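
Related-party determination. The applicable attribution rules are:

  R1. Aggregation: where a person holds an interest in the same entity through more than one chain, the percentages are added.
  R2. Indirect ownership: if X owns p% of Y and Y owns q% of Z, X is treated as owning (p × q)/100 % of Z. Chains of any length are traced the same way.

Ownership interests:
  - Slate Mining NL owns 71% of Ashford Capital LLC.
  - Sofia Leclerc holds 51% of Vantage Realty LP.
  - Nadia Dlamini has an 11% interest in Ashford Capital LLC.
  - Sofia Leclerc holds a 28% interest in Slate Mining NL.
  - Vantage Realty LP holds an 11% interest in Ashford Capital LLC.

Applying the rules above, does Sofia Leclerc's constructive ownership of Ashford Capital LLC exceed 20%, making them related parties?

Chain via Slate Mining NL (R2): 28% × 71% = 19.88% of Ashford Capital LLC.
Chain via Vantage Realty LP (R2): 51% × 11% = 5.61% of Ashford Capital LLC.
Aggregating (R1): 19.88% + 5.61% = 25.49%.
25.49% exceeds the 20% threshold, so Sofia is a related party to Ashford Capital LLC.

Yes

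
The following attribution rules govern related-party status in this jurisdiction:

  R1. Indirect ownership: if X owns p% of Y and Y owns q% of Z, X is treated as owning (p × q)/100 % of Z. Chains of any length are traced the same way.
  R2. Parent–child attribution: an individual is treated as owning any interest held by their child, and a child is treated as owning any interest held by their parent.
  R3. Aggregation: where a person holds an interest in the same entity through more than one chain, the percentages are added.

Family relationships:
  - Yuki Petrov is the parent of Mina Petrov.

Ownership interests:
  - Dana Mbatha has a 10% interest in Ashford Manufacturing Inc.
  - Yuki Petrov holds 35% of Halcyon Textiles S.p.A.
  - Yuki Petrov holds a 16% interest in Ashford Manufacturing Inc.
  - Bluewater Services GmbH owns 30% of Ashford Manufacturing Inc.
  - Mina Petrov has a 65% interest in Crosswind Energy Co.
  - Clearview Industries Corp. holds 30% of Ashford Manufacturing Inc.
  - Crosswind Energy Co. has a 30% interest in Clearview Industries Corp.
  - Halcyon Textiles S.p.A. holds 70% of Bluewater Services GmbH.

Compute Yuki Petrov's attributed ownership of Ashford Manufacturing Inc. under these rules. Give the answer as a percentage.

29.2%

By parent–child attribution (R2), Yuki Petrov is treated as owning Mina Petrov's 65% interest in Crosswind Energy Co.
Chain via Halcyon Textiles S.p.A. → Bluewater Services GmbH (R1): 35% × 70% × 30% = 7.35% of Ashford Manufacturing Inc.
Direct interest in Ashford Manufacturing Inc: 16%.
Chain via Crosswind Energy Co. → Clearview Industries Corp. (R1): 65% × 30% × 30% = 5.85% of Ashford Manufacturing Inc.
Aggregating (R3): 7.35% + 16% + 5.85% = 29.2%.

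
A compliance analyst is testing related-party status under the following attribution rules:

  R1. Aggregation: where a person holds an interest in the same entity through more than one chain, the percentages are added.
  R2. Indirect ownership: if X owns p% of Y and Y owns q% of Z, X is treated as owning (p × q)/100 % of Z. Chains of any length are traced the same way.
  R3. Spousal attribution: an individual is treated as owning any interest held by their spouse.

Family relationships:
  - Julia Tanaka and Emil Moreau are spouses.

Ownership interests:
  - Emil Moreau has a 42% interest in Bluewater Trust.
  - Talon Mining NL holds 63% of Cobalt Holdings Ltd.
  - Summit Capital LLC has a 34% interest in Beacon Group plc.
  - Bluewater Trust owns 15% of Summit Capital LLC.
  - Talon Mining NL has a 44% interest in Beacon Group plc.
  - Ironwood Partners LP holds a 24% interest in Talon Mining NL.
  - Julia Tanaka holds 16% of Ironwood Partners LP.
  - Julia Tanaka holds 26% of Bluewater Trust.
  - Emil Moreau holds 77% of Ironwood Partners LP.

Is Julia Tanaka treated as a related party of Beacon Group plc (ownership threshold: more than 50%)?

No

By spousal attribution (R3), Julia Tanaka is treated as also owning Emil Moreau's interest in Ironwood Partners LP, giving 16% + 77% = 93%.
By spousal attribution (R3), Julia Tanaka is treated as also owning Emil Moreau's interest in Bluewater Trust, giving 26% + 42% = 68%.
Chain via Ironwood Partners LP → Talon Mining NL (R2): 93% × 24% × 44% = 9.8208% of Beacon Group plc.
Chain via Bluewater Trust → Summit Capital LLC (R2): 68% × 15% × 34% = 3.468% of Beacon Group plc.
Aggregating (R1): 9.8208% + 3.468% = 13.2888%.
13.2888% does not exceed the 50% threshold, so Julia is not a related party to Beacon Group plc.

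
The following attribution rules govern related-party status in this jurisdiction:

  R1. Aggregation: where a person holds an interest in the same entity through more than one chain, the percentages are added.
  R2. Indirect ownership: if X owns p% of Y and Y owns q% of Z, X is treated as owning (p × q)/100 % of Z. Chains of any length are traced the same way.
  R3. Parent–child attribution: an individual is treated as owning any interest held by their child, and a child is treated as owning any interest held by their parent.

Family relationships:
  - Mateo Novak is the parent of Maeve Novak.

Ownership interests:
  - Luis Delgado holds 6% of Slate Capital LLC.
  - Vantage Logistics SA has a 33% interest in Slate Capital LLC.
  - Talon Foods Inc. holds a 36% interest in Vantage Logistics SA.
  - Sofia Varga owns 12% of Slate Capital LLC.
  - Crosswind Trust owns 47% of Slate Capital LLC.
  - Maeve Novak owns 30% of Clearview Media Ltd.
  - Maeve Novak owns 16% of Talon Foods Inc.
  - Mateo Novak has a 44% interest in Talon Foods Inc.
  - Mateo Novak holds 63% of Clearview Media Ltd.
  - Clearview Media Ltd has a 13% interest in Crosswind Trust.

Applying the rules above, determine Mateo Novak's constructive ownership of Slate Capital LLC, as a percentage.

12.8103%

By parent–child attribution (R3), Mateo Novak is treated as also owning Maeve Novak's interest in Talon Foods Inc, giving 44% + 16% = 60%.
By parent–child attribution (R3), Mateo Novak is treated as also owning Maeve Novak's interest in Clearview Media Ltd, giving 63% + 30% = 93%.
Chain via Talon Foods Inc. → Vantage Logistics SA (R2): 60% × 36% × 33% = 7.128% of Slate Capital LLC.
Chain via Clearview Media Ltd → Crosswind Trust (R2): 93% × 13% × 47% = 5.6823% of Slate Capital LLC.
Aggregating (R1): 7.128% + 5.6823% = 12.8103%.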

** Problem description **
In the listing above, the lines from the one containing "- Sofia Leclerc holds 51%" through the one containing "- Halcyon Textiles" must be set down exactly, with no other lines.

** Reply **
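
  - Sofia Leclerc holds 51% of Vantage Realty LP.
  - Nadia Dlamini has an 11% interest in Ashford Capital LLC.
  - Sofia Leclerc holds a 28% interest in Slate Mining NL.
  - Vantage Realty LP holds an 11% interest in Ashford Capital LLC.

Applying the rules above, does Sofia Leclerc's constructive ownership of Ashford Capital LLC exceed 20%, making them related parties?

Chain via Slate Mining NL (R2): 28% × 71% = 19.88% of Ashford Capital LLC.
Chain via Vantage Realty LP (R2): 51% × 11% = 5.61% of Ashford Capital LLC.
Aggregating (R1): 19.88% + 5.61% = 25.49%.
25.49% exceeds the 20% threshold, so Sofia is a related party to Ashford Capital LLC.

Yes

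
The following attribution rules govern related-party status in this jurisdiction:

  R1. Indirect ownership: if X owns p% of Y and Y owns q% of Z, X is treated as owning (p × q)/100 % of Z. Chains of any length are traced the same way.
  R2. Parent–child attribution: an individual is treated as owning any interest held by their child, and a child is treated as owning any interest held by their parent.
  R3. Aggregation: where a person holds an interest in the same entity through more than one chain, the percentages are added.

Family relationships:
  - Yuki Petrov is the parent of Mina Petrov.

Ownership interests:
  - Dana Mbatha has a 10% interest in Ashford Manufacturing Inc.
  - Yuki Petrov holds 35% of Halcyon Textiles S.p.A.
  - Yuki Petrov holds a 16% interest in Ashford Manufacturing Inc.
  - Bluewater Services GmbH owns 30% of Ashford Manufacturing Inc.
  - Mina Petrov has a 65% interest in Crosswind Energy Co.
  - Clearview Industries Corp. holds 30% of Ashford Manufacturing Inc.
  - Crosswind Energy Co. has a 30% interest in Clearview Industries Corp.
  - Halcyon Textiles S.p.A. holds 70% of Bluewater Services GmbH.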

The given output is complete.